- DATA TO USE:
******************************

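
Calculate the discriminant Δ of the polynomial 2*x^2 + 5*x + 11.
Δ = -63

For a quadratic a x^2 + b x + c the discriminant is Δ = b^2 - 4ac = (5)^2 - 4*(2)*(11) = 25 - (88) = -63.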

******************************

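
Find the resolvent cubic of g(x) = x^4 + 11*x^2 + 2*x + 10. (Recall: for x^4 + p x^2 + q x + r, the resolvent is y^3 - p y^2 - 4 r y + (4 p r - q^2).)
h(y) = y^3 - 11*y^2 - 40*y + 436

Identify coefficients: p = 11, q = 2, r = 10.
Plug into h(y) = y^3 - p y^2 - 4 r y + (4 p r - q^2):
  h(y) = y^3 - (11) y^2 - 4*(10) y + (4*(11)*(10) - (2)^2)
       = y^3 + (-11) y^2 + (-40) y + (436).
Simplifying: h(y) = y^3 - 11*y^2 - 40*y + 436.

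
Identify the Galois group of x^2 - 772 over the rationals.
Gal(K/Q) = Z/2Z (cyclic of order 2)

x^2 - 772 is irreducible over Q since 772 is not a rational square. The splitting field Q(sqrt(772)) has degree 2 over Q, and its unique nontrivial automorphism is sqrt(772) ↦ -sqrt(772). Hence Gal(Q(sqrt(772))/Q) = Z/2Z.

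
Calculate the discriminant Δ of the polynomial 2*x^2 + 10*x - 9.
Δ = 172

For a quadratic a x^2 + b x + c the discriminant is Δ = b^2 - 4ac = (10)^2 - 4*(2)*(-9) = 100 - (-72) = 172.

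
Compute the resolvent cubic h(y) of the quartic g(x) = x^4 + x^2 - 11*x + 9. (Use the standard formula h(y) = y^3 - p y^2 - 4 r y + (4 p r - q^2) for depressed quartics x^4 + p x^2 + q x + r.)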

******************************

- WORK ORDER:
What you give back should be only the lines of the records above, starting at the line with "Calculate the discriminant Δ of the polynomial 2*x^2 + 10*x" and ending at the line with "Compute the resolvent", restated word for word.

- EXERCISE RESULT:
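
Calculate the discriminant Δ of the polynomial 2*x^2 + 10*x - 9.
Δ = 172

For a quadratic a x^2 + b x + c the discriminant is Δ = b^2 - 4ac = (10)^2 - 4*(2)*(-9) = 100 - (-72) = 172.

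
Compute the resolvent cubic h(y) of the quartic g(x) = x^4 + x^2 - 11*x + 9. (Use the standard formula h(y) = y^3 - p y^2 - 4 r y + (4 p r - q^2) for depressed quartics x^4 + p x^2 + q x + r.)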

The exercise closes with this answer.